▸ **Information shown**

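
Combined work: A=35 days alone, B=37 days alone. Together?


Rate of A = 1/35 per day
Rate of B = 1/37 per day
Combined rate = 1/35 + 1/37 = 72/1295 ≈ 0.0556 per day
Days = 1 / combined rate = 1295/72
≈ 17.99 days

17.99 days


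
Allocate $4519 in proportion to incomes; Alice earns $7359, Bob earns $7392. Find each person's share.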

▸ **To do**
Write out the entire listing exactly.

▸ **Solution for this exercise**
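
Combined work: A=35 days alone, B=37 days alone. Together?


Rate of A = 1/35 per day
Rate of B = 1/37 per day
Combined rate = 1/35 + 1/37 = 72/1295 ≈ 0.0556 per day
Days = 1 / combined rate = 1295/72
≈ 17.99 days

17.99 days


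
Allocate $4519 in proportion to incomes; Alice earns $7359, Bob earns $7392. Find each person's share.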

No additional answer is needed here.